| Your assignment |
With every line kept intact, print the entries that appear below.

Items listed in a dataset:
--*--

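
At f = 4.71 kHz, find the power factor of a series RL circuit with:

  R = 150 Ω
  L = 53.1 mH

Step 1 — Angular frequency: ω = 2π·f = 2π·4710 = 2.959e+04 rad/s.
Step 2 — Component impedances:
  R: Z = R = 150 Ω
  L: Z = jωL = j·2.959e+04·0.0531 = 0 + j1571 Ω
Step 3 — Series combination: Z_total = R + L = 150 + j1571 Ω = 1579∠84.5° Ω.
Step 4 — Power factor: PF = cos(φ) = Re(Z)/|Z| = 150/1578.6 = 0.09502.
Step 5 — Type: Im(Z) = 1571 ⇒ lagging (phase φ = 84.5°).

PF = 0.09502 (lagging, φ = 84.5°)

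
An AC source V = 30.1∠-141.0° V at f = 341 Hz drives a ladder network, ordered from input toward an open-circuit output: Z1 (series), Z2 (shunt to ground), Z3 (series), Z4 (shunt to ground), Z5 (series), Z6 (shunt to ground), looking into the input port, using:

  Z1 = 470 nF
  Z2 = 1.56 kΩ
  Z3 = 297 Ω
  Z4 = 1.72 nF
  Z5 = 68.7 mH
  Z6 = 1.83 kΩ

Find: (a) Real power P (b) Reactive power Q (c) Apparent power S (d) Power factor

Step 1 — Angular frequency: ω = 2π·f = 2π·341 = 2143 rad/s.
Step 2 — Component impedances:
  Z1: Z = 1/(jωC) = -j/(ω·C) = 0 - j993 Ω
  Z2: Z = R = 1560 Ω
  Z3: Z = R = 297 Ω
  Z4: Z = 1/(jωC) = -j/(ω·C) = 0 - j2.714e+05 Ω
  Z5: Z = jωL = j·2143·0.0687 = 0 + j147.2 Ω
  Z6: Z = R = 1830 Ω
Step 3 — Ladder network (open output): work backward from the far end, alternating series and parallel combinations. Z_in = 901.2 - j968.9 Ω = 1323∠-47.1° Ω.
Step 4 — Source phasor: V = 30.1∠-141.0° V = -23.39 - j18.94 V.
Step 5 — Current: I = V / Z = -0.001557 - j0.02269 A = 0.02275∠-93.9° A.
Step 6 — Complex power: S = V·I* = 0.4663 - j0.5014 VA.
Step 7 — Real power: P = Re(S) = 0.4663 W.
Step 8 — Reactive power: Q = Im(S) = -0.5014 VAR.
Step 9 — Apparent power: |S| = 0.6847 VA.
Step 10 — Power factor: PF = P/|S| = 0.681 (leading).

(a) P = 0.4663 W  (b) Q = -0.5014 VAR  (c) S = 0.6847 VA  (d) PF = 0.681 (leading)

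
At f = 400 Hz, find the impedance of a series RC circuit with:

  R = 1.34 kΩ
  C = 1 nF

Step 1 — Angular frequency: ω = 2π·f = 2π·400 = 2513 rad/s.
Step 2 — Component impedances:
  R: Z = R = 1340 Ω
  C: Z = 1/(jωC) = -j/(ω·C) = 0 - j3.979e+05 Ω
Step 3 — Series combination: Z_total = R + C = 1340 - j3.979e+05 Ω = 3.979e+05∠-89.8° Ω.

Z = 1340 - j3.979e+05 Ω = 3.979e+05∠-89.8° Ω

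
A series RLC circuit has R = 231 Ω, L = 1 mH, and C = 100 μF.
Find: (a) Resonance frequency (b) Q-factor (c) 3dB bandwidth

Step 1 — Resonance: ω₀ = 1/√(LC) = 1/√(0.001·0.0001) = 3162 rad/s.
Step 2 — f₀ = ω₀/(2π) = 503.3 Hz.
Step 3 — Series Q: Q = ω₀L/R = 3162·0.001/231 = 0.01369.
Step 4 — Bandwidth: Δω = ω₀/Q = 2.31e+05 rad/s; BW = Δω/(2π) = 3.676e+04 Hz.

(a) f₀ = 503.3 Hz  (b) Q = 0.01369  (c) BW = 3.676e+04 Hz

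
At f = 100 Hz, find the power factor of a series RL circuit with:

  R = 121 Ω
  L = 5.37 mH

Step 1 — Angular frequency: ω = 2π·f = 2π·100 = 628.3 rad/s.
Step 2 — Component impedances:
  R: Z = R = 121 Ω
  L: Z = jωL = j·628.3·0.00537 = 0 + j3.374 Ω
Step 3 — Series combination: Z_total = R + L = 121 + j3.374 Ω = 121∠1.6° Ω.
Step 4 — Power factor: PF = cos(φ) = Re(Z)/|Z| = 121/121.05 = 0.9996.
Step 5 — Type: Im(Z) = 3.374 ⇒ lagging (phase φ = 1.6°).

PF = 0.9996 (lagging, φ = 1.6°)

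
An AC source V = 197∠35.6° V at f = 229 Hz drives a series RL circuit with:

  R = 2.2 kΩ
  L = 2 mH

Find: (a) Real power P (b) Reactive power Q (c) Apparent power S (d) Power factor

Step 1 — Angular frequency: ω = 2π·f = 2π·229 = 1439 rad/s.
Step 2 — Component impedances:
  R: Z = R = 2200 Ω
  L: Z = jωL = j·1439·0.002 = 0 + j2.878 Ω
Step 3 — Series combination: Z_total = R + L = 2200 + j2.878 Ω = 2200∠0.1° Ω.
Step 4 — Source phasor: V = 197∠35.6° V = 160.2 + j114.7 V.
Step 5 — Current: I = V / Z = 0.07288 + j0.05203 A = 0.08955∠35.5° A.
Step 6 — Complex power: S = V·I* = 17.64 + j0.02307 VA.
Step 7 — Real power: P = Re(S) = 17.64 W.
Step 8 — Reactive power: Q = Im(S) = 0.02307 VAR.
Step 9 — Apparent power: |S| = 17.64 VA.
Step 10 — Power factor: PF = P/|S| = 1 (lagging).

(a) P = 17.64 W  (b) Q = 0.02307 VAR  (c) S = 17.64 VA  (d) PF = 1 (lagging)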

--*--

| Task answer |
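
At f = 4.71 kHz, find the power factor of a series RL circuit with:

  R = 150 Ω
  L = 53.1 mH

Step 1 — Angular frequency: ω = 2π·f = 2π·4710 = 2.959e+04 rad/s.
Step 2 — Component impedances:
  R: Z = R = 150 Ω
  L: Z = jωL = j·2.959e+04·0.0531 = 0 + j1571 Ω
Step 3 — Series combination: Z_total = R + L = 150 + j1571 Ω = 1579∠84.5° Ω.
Step 4 — Power factor: PF = cos(φ) = Re(Z)/|Z| = 150/1578.6 = 0.09502.
Step 5 — Type: Im(Z) = 1571 ⇒ lagging (phase φ = 84.5°).

PF = 0.09502 (lagging, φ = 84.5°)

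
An AC source V = 30.1∠-141.0° V at f = 341 Hz drives a ladder network, ordered from input toward an open-circuit output: Z1 (series), Z2 (shunt to ground), Z3 (series), Z4 (shunt to ground), Z5 (series), Z6 (shunt to ground), looking into the input port, using:

  Z1 = 470 nF
  Z2 = 1.56 kΩ
  Z3 = 297 Ω
  Z4 = 1.72 nF
  Z5 = 68.7 mH
  Z6 = 1.83 kΩ

Find: (a) Real power P (b) Reactive power Q (c) Apparent power S (d) Power factor

Step 1 — Angular frequency: ω = 2π·f = 2π·341 = 2143 rad/s.
Step 2 — Component impedances:
  Z1: Z = 1/(jωC) = -j/(ω·C) = 0 - j993 Ω
  Z2: Z = R = 1560 Ω
  Z3: Z = R = 297 Ω
  Z4: Z = 1/(jωC) = -j/(ω·C) = 0 - j2.714e+05 Ω
  Z5: Z = jωL = j·2143·0.0687 = 0 + j147.2 Ω
  Z6: Z = R = 1830 Ω
Step 3 — Ladder network (open output): work backward from the far end, alternating series and parallel combinations. Z_in = 901.2 - j968.9 Ω = 1323∠-47.1° Ω.
Step 4 — Source phasor: V = 30.1∠-141.0° V = -23.39 - j18.94 V.
Step 5 — Current: I = V / Z = -0.001557 - j0.02269 A = 0.02275∠-93.9° A.
Step 6 — Complex power: S = V·I* = 0.4663 - j0.5014 VA.
Step 7 — Real power: P = Re(S) = 0.4663 W.
Step 8 — Reactive power: Q = Im(S) = -0.5014 VAR.
Step 9 — Apparent power: |S| = 0.6847 VA.
Step 10 — Power factor: PF = P/|S| = 0.681 (leading).

(a) P = 0.4663 W  (b) Q = -0.5014 VAR  (c) S = 0.6847 VA  (d) PF = 0.681 (leading)

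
At f = 400 Hz, find the impedance of a series RC circuit with:

  R = 1.34 kΩ
  C = 1 nF

Step 1 — Angular frequency: ω = 2π·f = 2π·400 = 2513 rad/s.
Step 2 — Component impedances:
  R: Z = R = 1340 Ω
  C: Z = 1/(jωC) = -j/(ω·C) = 0 - j3.979e+05 Ω
Step 3 — Series combination: Z_total = R + C = 1340 - j3.979e+05 Ω = 3.979e+05∠-89.8° Ω.

Z = 1340 - j3.979e+05 Ω = 3.979e+05∠-89.8° Ω

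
A series RLC circuit has R = 231 Ω, L = 1 mH, and C = 100 μF.
Find: (a) Resonance frequency (b) Q-factor (c) 3dB bandwidth

Step 1 — Resonance: ω₀ = 1/√(LC) = 1/√(0.001·0.0001) = 3162 rad/s.
Step 2 — f₀ = ω₀/(2π) = 503.3 Hz.
Step 3 — Series Q: Q = ω₀L/R = 3162·0.001/231 = 0.01369.
Step 4 — Bandwidth: Δω = ω₀/Q = 2.31e+05 rad/s; BW = Δω/(2π) = 3.676e+04 Hz.

(a) f₀ = 503.3 Hz  (b) Q = 0.01369  (c) BW = 3.676e+04 Hz

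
At f = 100 Hz, find the power factor of a series RL circuit with:

  R = 121 Ω
  L = 5.37 mH

Step 1 — Angular frequency: ω = 2π·f = 2π·100 = 628.3 rad/s.
Step 2 — Component impedances:
  R: Z = R = 121 Ω
  L: Z = jωL = j·628.3·0.00537 = 0 + j3.374 Ω
Step 3 — Series combination: Z_total = R + L = 121 + j3.374 Ω = 121∠1.6° Ω.
Step 4 — Power factor: PF = cos(φ) = Re(Z)/|Z| = 121/121.05 = 0.9996.
Step 5 — Type: Im(Z) = 3.374 ⇒ lagging (phase φ = 1.6°).

PF = 0.9996 (lagging, φ = 1.6°)

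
An AC source V = 197∠35.6° V at f = 229 Hz drives a series RL circuit with:

  R = 2.2 kΩ
  L = 2 mH

Find: (a) Real power P (b) Reactive power Q (c) Apparent power S (d) Power factor

Step 1 — Angular frequency: ω = 2π·f = 2π·229 = 1439 rad/s.
Step 2 — Component impedances:
  R: Z = R = 2200 Ω
  L: Z = jωL = j·1439·0.002 = 0 + j2.878 Ω
Step 3 — Series combination: Z_total = R + L = 2200 + j2.878 Ω = 2200∠0.1° Ω.
Step 4 — Source phasor: V = 197∠35.6° V = 160.2 + j114.7 V.
Step 5 — Current: I = V / Z = 0.07288 + j0.05203 A = 0.08955∠35.5° A.
Step 6 — Complex power: S = V·I* = 17.64 + j0.02307 VA.
Step 7 — Real power: P = Re(S) = 17.64 W.
Step 8 — Reactive power: Q = Im(S) = 0.02307 VAR.
Step 9 — Apparent power: |S| = 17.64 VA.
Step 10 — Power factor: PF = P/|S| = 1 (lagging).

(a) P = 17.64 W  (b) Q = 0.02307 VAR  (c) S = 17.64 VA  (d) PF = 1 (lagging)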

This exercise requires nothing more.